REQUIRED WORK:
Starting at the line that contains "Each at-bat results in a hit independently with probability 32%.", return every line through the end of the entries below, exactly and with nothing else.

*** INFORMATION SHOWN Section Begins ***

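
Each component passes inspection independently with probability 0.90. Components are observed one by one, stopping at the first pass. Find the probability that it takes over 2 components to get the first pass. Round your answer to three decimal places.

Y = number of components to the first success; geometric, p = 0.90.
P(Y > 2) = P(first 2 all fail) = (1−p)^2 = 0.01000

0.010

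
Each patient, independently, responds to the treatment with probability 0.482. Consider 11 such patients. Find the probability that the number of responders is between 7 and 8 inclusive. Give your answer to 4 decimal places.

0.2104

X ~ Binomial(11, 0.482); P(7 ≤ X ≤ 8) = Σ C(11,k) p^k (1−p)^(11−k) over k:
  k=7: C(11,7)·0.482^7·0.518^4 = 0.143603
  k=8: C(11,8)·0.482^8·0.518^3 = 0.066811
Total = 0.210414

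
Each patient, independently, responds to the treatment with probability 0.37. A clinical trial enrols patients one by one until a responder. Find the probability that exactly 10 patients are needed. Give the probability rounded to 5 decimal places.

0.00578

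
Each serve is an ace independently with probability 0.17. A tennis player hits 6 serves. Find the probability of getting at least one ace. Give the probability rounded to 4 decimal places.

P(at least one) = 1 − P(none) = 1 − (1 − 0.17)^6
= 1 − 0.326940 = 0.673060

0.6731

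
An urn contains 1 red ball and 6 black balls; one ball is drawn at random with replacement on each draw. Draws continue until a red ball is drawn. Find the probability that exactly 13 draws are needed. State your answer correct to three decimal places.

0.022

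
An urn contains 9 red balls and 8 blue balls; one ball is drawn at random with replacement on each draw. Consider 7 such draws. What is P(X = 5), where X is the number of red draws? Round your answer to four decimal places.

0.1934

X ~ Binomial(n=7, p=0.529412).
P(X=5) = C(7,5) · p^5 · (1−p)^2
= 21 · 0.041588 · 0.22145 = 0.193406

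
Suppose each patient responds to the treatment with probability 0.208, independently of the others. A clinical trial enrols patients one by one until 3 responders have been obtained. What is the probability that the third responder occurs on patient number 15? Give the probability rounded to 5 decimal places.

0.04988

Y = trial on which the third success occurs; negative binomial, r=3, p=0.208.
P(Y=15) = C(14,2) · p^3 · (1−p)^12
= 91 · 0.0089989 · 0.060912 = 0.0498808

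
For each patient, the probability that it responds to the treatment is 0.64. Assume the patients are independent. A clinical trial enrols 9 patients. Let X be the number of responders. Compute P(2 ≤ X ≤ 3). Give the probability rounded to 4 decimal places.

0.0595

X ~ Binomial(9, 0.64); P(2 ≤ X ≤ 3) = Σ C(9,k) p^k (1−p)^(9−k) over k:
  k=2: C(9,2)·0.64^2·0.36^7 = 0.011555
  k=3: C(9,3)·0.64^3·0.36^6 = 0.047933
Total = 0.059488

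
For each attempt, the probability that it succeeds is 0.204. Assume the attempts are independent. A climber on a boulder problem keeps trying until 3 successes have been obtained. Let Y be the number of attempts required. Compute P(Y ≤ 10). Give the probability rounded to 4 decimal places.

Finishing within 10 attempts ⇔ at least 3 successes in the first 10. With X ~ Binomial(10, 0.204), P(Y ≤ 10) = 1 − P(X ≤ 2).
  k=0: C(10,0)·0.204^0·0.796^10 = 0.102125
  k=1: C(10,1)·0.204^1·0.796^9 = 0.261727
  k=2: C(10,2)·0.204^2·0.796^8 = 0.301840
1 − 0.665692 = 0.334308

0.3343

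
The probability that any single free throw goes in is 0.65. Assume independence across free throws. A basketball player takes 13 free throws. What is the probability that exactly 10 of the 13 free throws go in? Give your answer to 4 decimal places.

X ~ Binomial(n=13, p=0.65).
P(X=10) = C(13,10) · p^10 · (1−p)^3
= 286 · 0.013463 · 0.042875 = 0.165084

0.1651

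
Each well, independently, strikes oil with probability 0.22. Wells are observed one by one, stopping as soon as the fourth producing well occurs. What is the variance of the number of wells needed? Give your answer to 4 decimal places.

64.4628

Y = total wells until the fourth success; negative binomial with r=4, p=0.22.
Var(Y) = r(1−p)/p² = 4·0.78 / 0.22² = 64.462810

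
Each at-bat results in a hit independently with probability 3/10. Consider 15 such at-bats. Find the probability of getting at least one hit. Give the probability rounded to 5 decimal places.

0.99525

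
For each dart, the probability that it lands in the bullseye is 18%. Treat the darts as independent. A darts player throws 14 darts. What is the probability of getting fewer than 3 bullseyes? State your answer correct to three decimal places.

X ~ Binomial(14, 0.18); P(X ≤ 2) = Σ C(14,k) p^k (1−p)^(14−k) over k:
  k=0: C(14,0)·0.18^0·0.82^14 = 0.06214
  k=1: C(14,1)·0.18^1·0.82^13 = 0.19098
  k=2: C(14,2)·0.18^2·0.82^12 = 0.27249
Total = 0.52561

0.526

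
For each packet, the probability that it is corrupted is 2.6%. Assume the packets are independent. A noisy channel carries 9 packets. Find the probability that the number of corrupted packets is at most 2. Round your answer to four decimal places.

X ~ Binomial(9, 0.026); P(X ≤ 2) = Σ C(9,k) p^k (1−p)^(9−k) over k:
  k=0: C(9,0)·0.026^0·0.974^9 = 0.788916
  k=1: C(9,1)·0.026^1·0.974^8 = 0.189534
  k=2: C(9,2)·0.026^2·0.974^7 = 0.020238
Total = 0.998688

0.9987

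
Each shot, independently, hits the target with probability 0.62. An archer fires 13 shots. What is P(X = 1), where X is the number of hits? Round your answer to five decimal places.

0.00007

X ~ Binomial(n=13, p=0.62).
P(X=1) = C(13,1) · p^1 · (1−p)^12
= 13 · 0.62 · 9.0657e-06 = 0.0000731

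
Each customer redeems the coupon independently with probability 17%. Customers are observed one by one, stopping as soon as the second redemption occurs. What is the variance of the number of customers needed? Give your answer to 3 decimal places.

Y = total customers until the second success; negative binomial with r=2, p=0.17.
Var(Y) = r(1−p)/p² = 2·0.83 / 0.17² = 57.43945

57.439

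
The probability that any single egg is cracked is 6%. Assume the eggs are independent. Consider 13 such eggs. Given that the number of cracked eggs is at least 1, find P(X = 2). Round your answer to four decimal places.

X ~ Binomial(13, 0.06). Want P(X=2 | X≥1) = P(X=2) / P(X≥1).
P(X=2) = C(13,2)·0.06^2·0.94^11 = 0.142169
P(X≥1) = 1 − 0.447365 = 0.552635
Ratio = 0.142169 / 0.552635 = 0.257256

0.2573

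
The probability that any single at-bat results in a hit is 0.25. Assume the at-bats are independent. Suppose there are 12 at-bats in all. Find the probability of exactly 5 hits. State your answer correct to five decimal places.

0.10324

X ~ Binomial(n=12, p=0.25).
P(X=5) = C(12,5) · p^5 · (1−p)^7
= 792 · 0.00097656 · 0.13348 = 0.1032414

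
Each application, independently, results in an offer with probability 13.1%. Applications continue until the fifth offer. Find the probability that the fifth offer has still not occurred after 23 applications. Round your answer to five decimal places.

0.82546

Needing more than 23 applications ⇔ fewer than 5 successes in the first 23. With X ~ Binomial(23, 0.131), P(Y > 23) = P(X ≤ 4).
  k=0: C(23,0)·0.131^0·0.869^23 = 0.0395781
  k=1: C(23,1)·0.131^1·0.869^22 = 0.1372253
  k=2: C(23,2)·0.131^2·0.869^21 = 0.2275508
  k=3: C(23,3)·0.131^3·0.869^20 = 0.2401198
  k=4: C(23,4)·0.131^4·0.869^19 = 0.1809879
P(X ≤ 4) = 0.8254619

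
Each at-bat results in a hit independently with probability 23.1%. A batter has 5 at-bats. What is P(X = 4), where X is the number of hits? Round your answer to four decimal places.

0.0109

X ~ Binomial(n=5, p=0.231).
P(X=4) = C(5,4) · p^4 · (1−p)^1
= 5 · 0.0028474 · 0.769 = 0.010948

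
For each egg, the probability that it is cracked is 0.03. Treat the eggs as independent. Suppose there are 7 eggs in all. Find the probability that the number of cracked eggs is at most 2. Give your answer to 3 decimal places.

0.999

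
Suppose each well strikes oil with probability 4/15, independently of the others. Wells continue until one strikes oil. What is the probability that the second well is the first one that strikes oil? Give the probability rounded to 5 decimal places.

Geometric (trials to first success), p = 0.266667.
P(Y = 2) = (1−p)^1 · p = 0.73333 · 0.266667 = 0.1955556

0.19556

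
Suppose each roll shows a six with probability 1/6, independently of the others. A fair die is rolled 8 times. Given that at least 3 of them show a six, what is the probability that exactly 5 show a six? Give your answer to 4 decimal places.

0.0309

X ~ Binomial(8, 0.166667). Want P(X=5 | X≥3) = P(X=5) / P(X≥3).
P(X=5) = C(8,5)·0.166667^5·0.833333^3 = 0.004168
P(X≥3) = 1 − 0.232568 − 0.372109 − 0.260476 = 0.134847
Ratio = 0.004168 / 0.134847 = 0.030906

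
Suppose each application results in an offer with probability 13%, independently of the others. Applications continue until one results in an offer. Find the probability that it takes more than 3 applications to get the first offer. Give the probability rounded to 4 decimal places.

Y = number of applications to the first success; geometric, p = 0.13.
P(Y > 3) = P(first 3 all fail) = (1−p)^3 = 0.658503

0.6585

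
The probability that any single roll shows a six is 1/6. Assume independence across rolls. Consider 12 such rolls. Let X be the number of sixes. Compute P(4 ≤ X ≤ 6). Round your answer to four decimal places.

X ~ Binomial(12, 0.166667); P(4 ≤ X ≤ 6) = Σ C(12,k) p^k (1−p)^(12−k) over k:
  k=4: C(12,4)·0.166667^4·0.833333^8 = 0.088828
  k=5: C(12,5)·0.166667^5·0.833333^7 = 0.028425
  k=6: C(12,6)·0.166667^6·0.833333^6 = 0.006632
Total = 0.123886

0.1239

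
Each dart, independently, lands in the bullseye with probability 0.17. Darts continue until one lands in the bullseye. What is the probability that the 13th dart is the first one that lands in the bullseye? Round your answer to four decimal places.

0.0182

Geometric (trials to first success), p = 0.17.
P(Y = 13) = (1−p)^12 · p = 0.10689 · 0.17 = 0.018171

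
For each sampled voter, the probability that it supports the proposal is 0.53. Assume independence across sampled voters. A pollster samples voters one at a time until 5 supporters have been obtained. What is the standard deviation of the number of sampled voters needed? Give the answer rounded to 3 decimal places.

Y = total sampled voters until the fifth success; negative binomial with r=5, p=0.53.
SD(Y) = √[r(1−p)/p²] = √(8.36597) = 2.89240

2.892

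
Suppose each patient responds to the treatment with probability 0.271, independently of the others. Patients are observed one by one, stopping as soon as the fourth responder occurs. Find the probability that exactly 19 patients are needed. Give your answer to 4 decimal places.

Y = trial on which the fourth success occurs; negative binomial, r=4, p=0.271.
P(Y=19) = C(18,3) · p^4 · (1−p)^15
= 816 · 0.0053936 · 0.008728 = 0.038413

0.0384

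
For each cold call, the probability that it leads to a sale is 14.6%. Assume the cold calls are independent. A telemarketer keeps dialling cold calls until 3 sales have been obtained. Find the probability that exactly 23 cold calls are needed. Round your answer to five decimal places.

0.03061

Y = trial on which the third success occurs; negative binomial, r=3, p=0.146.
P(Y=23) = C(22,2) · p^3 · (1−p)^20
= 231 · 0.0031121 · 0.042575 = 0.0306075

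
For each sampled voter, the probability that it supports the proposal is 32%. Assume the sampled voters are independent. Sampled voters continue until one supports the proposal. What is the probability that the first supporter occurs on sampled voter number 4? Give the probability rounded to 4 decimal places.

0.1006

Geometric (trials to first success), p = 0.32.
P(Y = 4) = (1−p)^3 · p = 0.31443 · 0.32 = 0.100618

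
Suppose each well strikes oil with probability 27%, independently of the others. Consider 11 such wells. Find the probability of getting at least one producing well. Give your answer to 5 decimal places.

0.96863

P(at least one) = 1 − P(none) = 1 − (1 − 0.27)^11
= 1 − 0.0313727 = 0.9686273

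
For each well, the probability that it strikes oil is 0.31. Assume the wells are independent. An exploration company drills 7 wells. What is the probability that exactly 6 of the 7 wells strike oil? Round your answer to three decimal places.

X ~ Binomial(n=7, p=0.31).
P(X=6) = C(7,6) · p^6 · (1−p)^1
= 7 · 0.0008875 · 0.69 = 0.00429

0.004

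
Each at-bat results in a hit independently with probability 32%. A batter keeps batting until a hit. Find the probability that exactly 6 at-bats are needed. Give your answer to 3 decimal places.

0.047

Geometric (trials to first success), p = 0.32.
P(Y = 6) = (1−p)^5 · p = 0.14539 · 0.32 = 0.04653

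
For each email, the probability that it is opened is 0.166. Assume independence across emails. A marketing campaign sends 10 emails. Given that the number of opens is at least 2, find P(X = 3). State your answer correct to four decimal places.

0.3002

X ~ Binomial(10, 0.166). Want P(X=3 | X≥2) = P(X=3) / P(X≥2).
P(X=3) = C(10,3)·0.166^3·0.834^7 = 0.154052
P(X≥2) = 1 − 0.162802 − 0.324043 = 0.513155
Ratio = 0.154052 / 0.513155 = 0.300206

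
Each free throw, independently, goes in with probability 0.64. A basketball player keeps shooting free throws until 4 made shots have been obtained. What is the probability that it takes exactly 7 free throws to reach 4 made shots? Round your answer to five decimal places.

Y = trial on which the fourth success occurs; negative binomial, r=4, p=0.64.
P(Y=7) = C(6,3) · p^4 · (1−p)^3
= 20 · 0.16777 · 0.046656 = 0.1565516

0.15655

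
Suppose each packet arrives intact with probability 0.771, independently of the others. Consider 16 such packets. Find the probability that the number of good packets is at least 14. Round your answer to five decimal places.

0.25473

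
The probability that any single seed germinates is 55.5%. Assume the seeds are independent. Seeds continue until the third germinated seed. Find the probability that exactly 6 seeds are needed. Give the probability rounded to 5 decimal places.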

*** INFORMATION SHOWN Section Ends ***

SOLUTION TO THE EXERCISE:
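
Each at-bat results in a hit independently with probability 32%. A batter keeps batting until a hit. Find the probability that exactly 6 at-bats are needed. Give your answer to 3 decimal places.

0.047

Geometric (trials to first success), p = 0.32.
P(Y = 6) = (1−p)^5 · p = 0.14539 · 0.32 = 0.04653

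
For each email, the probability that it is opened is 0.166. Assume independence across emails. A marketing campaign sends 10 emails. Given that the number of opens is at least 2, find P(X = 3). State your answer correct to four decimal places.

0.3002

X ~ Binomial(10, 0.166). Want P(X=3 | X≥2) = P(X=3) / P(X≥2).
P(X=3) = C(10,3)·0.166^3·0.834^7 = 0.154052
P(X≥2) = 1 − 0.162802 − 0.324043 = 0.513155
Ratio = 0.154052 / 0.513155 = 0.300206

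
Each free throw, independently, goes in with probability 0.64. A basketball player keeps shooting free throws until 4 made shots have been obtained. What is the probability that it takes exactly 7 free throws to reach 4 made shots? Round your answer to five decimal places.

Y = trial on which the fourth success occurs; negative binomial, r=4, p=0.64.
P(Y=7) = C(6,3) · p^4 · (1−p)^3
= 20 · 0.16777 · 0.046656 = 0.1565516

0.15655

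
Suppose each packet arrives intact with probability 0.771, independently of the others. Consider 16 such packets. Find the probability that the number of good packets is at least 14. Round your answer to five decimal places.

0.25473

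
The probability that any single seed germinates is 55.5%. Assume the seeds are independent. Seeds continue until the third germinated seed. Find the probability that exactly 6 seeds are needed. Give the probability rounded to 5 decimal places.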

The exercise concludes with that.